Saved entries
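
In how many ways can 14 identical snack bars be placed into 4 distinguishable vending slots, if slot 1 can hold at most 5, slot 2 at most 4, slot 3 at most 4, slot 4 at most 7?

75

By stars and bars, unrestricted non-negative solutions to x_1+…+x_4 = 14 number C(14+3,3) = 680.
Subtract solutions that violate a single cap (substitute x_i' = x_i − (cap_i+1)): x_1 ≥ 6 gives C(11,3) = 165; x_2 ≥ 5 gives C(12,3) = 220; x_3 ≥ 5 gives C(12,3) = 220; x_4 ≥ 8 gives C(9,3) = 84. Together 689.
Add back pairs where two caps are both exceeded: 20 + 20 + 1 + 35 + 4 + 4 = 84.
By inclusion–exclusion the count is 680 − 689 + 84 = 75.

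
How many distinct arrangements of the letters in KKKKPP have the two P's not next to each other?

There are 6!/(4!·2!) = 15 arrangements of KKKKPP in total.
If the two P's are adjacent, glue them into one block, leaving 5 items to arrange: (5)!/(4!) = 5 ways.
Hence 15 − 5 = 10.

10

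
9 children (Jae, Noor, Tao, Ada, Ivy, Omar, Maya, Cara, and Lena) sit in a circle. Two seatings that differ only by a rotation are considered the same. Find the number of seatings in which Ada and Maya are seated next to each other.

Glue Ada and Maya into a block (2 internal orders). Seating 8 units around a circle gives (7)! arrangements.
So 2 × (7)! = 2 × 5040 = 10080.

10080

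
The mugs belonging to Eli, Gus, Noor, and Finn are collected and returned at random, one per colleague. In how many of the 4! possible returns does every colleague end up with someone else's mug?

Count assignments avoiding every fixed point. For any j of the 4 colleagues fixed to their own mug, the other 4−j can be arranged in (4−j)! ways.
By inclusion–exclusion this is Σ_{j=0}^{4} (−1)^j C(4,j)·(4−j)!.
Computing: 24 − 24 + 12 − 4 + 1 = 9.

9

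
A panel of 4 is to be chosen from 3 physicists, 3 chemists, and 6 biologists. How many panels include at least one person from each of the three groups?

Unrestricted: C(12,4) = 495 ways to pick any 4 of the 12.
Subtract selections that omit an entire group: no physicists → C(9,4) = 126; no chemists → C(9,4) = 126; no biologists → C(6,4) = 15.
Add back selections omitting two groups (i.e. drawn from a single group): C(3,4) + C(3,4) + C(6,4) = 15.
By inclusion–exclusion: 495 − 267 + 15 = 243.

243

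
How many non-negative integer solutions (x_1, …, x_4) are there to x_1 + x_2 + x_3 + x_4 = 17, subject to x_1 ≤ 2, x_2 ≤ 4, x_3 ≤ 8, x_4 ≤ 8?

45

Ignoring the caps, the number of non-negative solutions to x_1+…+x_4 = 17 is C(20,3) = 1140.
Subtract solutions that violate a single cap (substitute x_i' = x_i − (cap_i+1)): x_1 ≥ 3 gives C(17,3) = 680; x_2 ≥ 5 gives C(15,3) = 455; x_3 ≥ 9 gives C(11,3) = 165; x_4 ≥ 9 gives C(11,3) = 165. Together 1465.
Add back pairs where two caps are both exceeded: 220 + 56 + 56 + 20 + 20 + 0 = 372.
Subtract triples: 1 + 1 + 0 + 0 = 2.
By inclusion–exclusion the count is 1140 − 1465 + 372 − 2 = 45.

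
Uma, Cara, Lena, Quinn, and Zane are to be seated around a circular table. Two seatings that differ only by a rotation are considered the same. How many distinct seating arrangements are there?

24

Around a circle, 5 distinct people have 5!/5 = (4)! = 24 rotationally distinct seatings.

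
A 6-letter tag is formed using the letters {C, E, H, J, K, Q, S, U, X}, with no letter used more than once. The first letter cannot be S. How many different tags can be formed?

53760

The first letter has 9−1 = 8 choices (anything except S).
The remaining 5 letters are filled from the other 8 symbols without repetition: 8 × 7 × 6 × 5 × 4 = 6720.
Total: 8 × 6720 = 53760.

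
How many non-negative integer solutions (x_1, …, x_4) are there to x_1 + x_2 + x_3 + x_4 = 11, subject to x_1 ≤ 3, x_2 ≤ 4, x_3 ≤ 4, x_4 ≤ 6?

Ignoring the caps, the number of non-negative solutions to x_1+…+x_4 = 11 is C(14,3) = 364.
Subtract solutions that violate a single cap (substitute x_i' = x_i − (cap_i+1)): x_1 ≥ 4 gives C(10,3) = 120; x_2 ≥ 5 gives C(9,3) = 84; x_3 ≥ 5 gives C(9,3) = 84; x_4 ≥ 7 gives C(7,3) = 35. Together 323.
Add back pairs where two caps are both exceeded: 10 + 10 + 1 + 4 + 0 + 0 = 25.
By inclusion–exclusion the count is 364 − 323 + 25 = 66.

66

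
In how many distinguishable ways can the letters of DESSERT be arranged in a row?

1260

DESSERT has 7 letters with E appearing twice and S appearing twice.
Dividing 7! = 5040 by 2!·2! = 4 for the repeated letters gives 1260.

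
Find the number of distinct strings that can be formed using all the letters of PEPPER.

Letter multiplicities in PEPPER: E×2, P×3, R×1.
So there are 6! / (3!·2!) = 60 distinguishable arrangements.

60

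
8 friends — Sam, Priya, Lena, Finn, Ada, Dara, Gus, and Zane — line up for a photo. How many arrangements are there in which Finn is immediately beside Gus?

Treat {Finn, Gus} as a single unit. There are 7 units to order, and the pair itself can be ordered 2 ways.
So the count is 2·(7)! = 10080.

10080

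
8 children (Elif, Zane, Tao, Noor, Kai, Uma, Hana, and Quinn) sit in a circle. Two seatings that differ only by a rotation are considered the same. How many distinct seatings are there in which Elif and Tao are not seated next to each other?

3600

Without the restriction there are (7)! = 5040 seatings.
Seatings with Elif beside Tao: treat them as a block with 2 internal orders, giving 2 × (6)! = 1440.
Subtracting, 5040 − 1440 = 3600.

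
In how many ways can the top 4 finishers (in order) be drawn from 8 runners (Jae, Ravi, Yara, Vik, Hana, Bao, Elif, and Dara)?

1680

This is an ordered selection of 4 from 8: P(8,4).
That gives 8 × 7 × 6 × 5 = 1680.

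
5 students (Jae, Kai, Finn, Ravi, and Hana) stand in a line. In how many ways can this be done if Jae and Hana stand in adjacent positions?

Glue Jae and Hana into one block (2 internal orders), leaving 4 units to arrange in a row.
That gives 2 × 4! = 2 × 24 = 48.

48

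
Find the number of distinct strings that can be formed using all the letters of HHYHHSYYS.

1260

Letter multiplicities in HHYHHSYYS: H×4, S×2, Y×3.
Dividing 9! = 362880 by 4!·3!·2! = 288 for the repeated letters gives 1260.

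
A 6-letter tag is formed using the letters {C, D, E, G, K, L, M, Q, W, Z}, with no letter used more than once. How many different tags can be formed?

With no repetition, fill the 6 letters in order: 10 choices, then 9, down to 5.
That product is 10 × 9 × 8 × 7 × 6 × 5 = 151200.

151200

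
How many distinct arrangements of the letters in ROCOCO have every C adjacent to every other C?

20

Treat the 2 copies of C as a single block. The multiset to arrange is then {CC, O, O, O, R}, 5 items in all.
That gives (5)!/(3!) = 20 arrangements.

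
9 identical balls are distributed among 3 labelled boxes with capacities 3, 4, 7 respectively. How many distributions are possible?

Ignoring the caps, the number of non-negative solutions to x_1+…+x_3 = 9 is C(11,2) = 55.
Subtract solutions that violate a single cap (substitute x_i' = x_i − (cap_i+1)): x_1 ≥ 4 gives C(7,2) = 21; x_2 ≥ 5 gives C(6,2) = 15; x_3 ≥ 8 gives C(3,2) = 3. Together 39.
Add back pairs where two caps are both exceeded: 1 + 0 + 0 = 1.
By inclusion–exclusion the count is 55 − 39 + 1 = 17.

17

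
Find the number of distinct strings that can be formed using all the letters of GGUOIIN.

Letter multiplicities in GGUOIIN: G×2, I×2, N×1, O×1, U×1.
So there are 7! / (2!·2!) = 1260 distinguishable arrangements.

1260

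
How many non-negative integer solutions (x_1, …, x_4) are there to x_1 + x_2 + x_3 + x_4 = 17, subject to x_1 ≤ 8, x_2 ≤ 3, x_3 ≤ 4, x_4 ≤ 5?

Ignoring the caps, the number of non-negative solutions to x_1+…+x_4 = 17 is C(20,3) = 1140.
Subtract solutions that violate a single cap (substitute x_i' = x_i − (cap_i+1)): x_1 ≥ 9 gives C(11,3) = 165; x_2 ≥ 4 gives C(16,3) = 560; x_3 ≥ 5 gives C(15,3) = 455; x_4 ≥ 6 gives C(14,3) = 364. Together 1544.
Add back pairs where two caps are both exceeded: 35 + 20 + 10 + 165 + 120 + 84 = 434.
Subtract triples: 0 + 0 + 0 + 10 = 10.
By inclusion–exclusion the count is 1140 − 1544 + 434 − 10 = 20.

20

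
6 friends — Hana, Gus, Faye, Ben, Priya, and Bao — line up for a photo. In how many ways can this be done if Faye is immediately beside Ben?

Place the 4 others and the Faye-Ben pair as 5 objects in a line; the pair has 2 internal arrangements.
So the count is 2·(5)! = 240.

240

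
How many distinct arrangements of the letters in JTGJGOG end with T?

With the last slot taken by T, it remains to arrange the other 6 letters (JGJGOG).
Those 6 letters have G appearing 3 times and J appearing twice, giving (6)!/(3!·2!) = 60.

60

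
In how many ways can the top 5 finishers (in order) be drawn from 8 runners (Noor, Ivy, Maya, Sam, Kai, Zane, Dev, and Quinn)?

This is an ordered selection of 5 from 8: P(8,5).
That gives 8 × 7 × 6 × 5 × 4 = 6720.

6720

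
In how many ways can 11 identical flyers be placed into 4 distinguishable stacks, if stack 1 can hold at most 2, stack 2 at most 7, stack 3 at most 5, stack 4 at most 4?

Ignoring the caps, the number of non-negative solutions to x_1+…+x_4 = 11 is C(14,3) = 364.
Subtract solutions that violate a single cap (substitute x_i' = x_i − (cap_i+1)): x_1 ≥ 3 gives C(11,3) = 165; x_2 ≥ 8 gives C(6,3) = 20; x_3 ≥ 6 gives C(8,3) = 56; x_4 ≥ 5 gives C(9,3) = 84. Together 325.
Add back pairs where two caps are both exceeded: 1 + 10 + 20 + 0 + 0 + 1 = 32.
By inclusion–exclusion the count is 364 − 325 + 32 = 71.

71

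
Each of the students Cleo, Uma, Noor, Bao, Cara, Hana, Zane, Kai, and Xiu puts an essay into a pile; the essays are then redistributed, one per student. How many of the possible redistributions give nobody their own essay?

Count assignments avoiding every fixed point. For any j of the 9 students fixed to their own essay, the other 9−j can be arranged in (9−j)! ways.
By inclusion–exclusion this is Σ_{j=0}^{9} (−1)^j C(9,j)·(9−j)!.
Computing: 362880 − 362880 + 181440 − 60480 + 15120 − 3024 + 504 − 72 + 9 − 1 = 133496.

133496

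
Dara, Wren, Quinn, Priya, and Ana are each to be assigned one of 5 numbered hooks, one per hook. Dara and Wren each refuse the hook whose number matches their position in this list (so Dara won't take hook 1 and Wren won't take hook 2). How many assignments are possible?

Let Aᵢ (for i ∈ {1, 2}) be the placements that put person i in their forbidden hook. Any j of these fix j positions, leaving (5−j)! ways to fill the rest, and there are C(2,j) ways to pick which j.
By inclusion–exclusion, the number of valid placements is Σ_{j=0}^{2} (−1)^j C(2,j)·(5−j)!.
Computing: 120 − 48 + 6 = 78.

78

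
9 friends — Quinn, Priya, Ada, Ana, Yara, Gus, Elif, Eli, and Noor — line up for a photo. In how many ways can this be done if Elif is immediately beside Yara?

Place the 7 others and the Elif-Yara pair as 8 objects in a line; the pair has 2 internal arrangements.
So the count is 2·(8)! = 80640.

80640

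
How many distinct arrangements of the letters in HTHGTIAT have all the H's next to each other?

Treat the 2 copies of H as a single block. The multiset to arrange is then {HH, A, G, I, T, T, T}, 7 items in all.
That gives (7)!/(3!) = 840 arrangements.

840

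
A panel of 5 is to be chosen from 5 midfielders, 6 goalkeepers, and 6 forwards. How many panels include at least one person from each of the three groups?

4485

With no constraint there are C(17,5) = 6188 possible selections.
Selections missing a whole group: no midfielders → C(12,5) = 792; no goalkeepers → C(11,5) = 462; no forwards → C(11,5) = 462.
Add back selections omitting two groups (i.e. drawn from a single group): C(5,5) + C(6,5) + C(6,5) = 13.
By inclusion–exclusion: 6188 − 1716 + 13 = 4485.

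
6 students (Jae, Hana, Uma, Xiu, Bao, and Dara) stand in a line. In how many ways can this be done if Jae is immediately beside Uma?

Place the 4 others and the Jae-Uma pair as 5 objects in a line; the pair has 2 internal arrangements.
So the count is 2·(5)! = 240.

240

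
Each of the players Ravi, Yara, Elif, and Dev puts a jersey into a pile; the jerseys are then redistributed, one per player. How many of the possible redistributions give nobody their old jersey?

9

This is the derangement count D_4: permutations of 4 items with no fixed point.
By inclusion–exclusion this is Σ_{j=0}^{4} (−1)^j C(4,j)·(4−j)!.
Computing: 24 − 24 + 12 − 4 + 1 = 9.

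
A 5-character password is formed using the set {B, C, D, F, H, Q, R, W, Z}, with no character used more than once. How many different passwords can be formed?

15120

Choose and order 5 of the 9 symbols: the first character has 9 options, the next 8, and so on down to 5.
That product is 9 × 8 × 7 × 6 × 5 = 15120.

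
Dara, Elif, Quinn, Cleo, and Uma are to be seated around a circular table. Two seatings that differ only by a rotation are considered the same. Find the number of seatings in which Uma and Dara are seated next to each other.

12

Glue Uma and Dara into a block (2 internal orders). Seating 4 units around a circle gives (3)! arrangements.
So 2 × (3)! = 2 × 6 = 12.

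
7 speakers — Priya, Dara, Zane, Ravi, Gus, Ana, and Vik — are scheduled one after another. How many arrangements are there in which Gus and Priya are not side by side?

There are 7! = 5040 arrangements in all. If Gus and Priya are adjacent, merging them into one block gives 2·(6)! = 1440 arrangements.
Complementary counting: 5040 − 1440 = 3600.

3600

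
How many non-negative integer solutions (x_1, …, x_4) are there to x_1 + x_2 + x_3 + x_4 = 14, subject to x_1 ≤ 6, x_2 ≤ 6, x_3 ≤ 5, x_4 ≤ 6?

Without the upper bounds there are C(17,3) = 680 ways to split 14 among 4 variables.
Subtract solutions that violate a single cap (substitute x_i' = x_i − (cap_i+1)): x_1 ≥ 7 gives C(10,3) = 120; x_2 ≥ 7 gives C(10,3) = 120; x_3 ≥ 6 gives C(11,3) = 165; x_4 ≥ 7 gives C(10,3) = 120. Together 525.
Add back pairs where two caps are both exceeded: 1 + 4 + 1 + 4 + 1 + 4 = 15.
By inclusion–exclusion the count is 680 − 525 + 15 = 170.

170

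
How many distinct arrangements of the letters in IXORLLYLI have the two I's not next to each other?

There are 9!/(3!·2!) = 30240 arrangements of IXORLLYLI in total.
If the two I's are adjacent, glue them into one block, leaving 8 items to arrange: (8)!/(3!) = 6720 ways.
Hence 30240 − 6720 = 23520.

23520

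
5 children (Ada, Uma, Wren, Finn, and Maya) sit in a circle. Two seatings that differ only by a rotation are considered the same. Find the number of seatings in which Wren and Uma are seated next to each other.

Glue Wren and Uma into a block (2 internal orders). Seating 4 units around a circle gives (3)! arrangements.
So 2 × (3)! = 2 × 6 = 12.

12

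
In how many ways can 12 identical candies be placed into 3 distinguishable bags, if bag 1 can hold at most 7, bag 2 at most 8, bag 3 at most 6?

45

Without the upper bounds there are C(14,2) = 91 ways to split 12 among 3 bags.
Subtract solutions that violate a single cap (substitute x_i' = x_i − (cap_i+1)): x_1 ≥ 8 gives C(6,2) = 15; x_2 ≥ 9 gives C(5,2) = 10; x_3 ≥ 7 gives C(7,2) = 21. Together 46.
No two caps can be exceeded simultaneously, so the pair terms are all 0.
By inclusion–exclusion the count is 91 − 46 + 0 = 45.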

### WHAT YOU HAVE TO DO
Only the lines from the one with "5 children (Ada, Uma, Wren, Finn, and" through the final line above belong in the answer, each reproduced word for word.

### REPLY
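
5 children (Ada, Uma, Wren, Finn, and Maya) sit in a circle. Two seatings that differ only by a rotation are considered the same. Find the number of seatings in which Wren and Uma are seated next to each other.

Glue Wren and Uma into a block (2 internal orders). Seating 4 units around a circle gives (3)! arrangements.
So 2 × (3)! = 2 × 6 = 12.

12

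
In how many ways can 12 identical candies be placed into 3 distinguishable bags, if bag 1 can hold at most 7, bag 2 at most 8, bag 3 at most 6?

45

Without the upper bounds there are C(14,2) = 91 ways to split 12 among 3 bags.
Subtract solutions that violate a single cap (substitute x_i' = x_i − (cap_i+1)): x_1 ≥ 8 gives C(6,2) = 15; x_2 ≥ 9 gives C(5,2) = 10; x_3 ≥ 7 gives C(7,2) = 21. Together 46.
No two caps can be exceeded simultaneously, so the pair terms are all 0.
By inclusion–exclusion the count is 91 − 46 + 0 = 45.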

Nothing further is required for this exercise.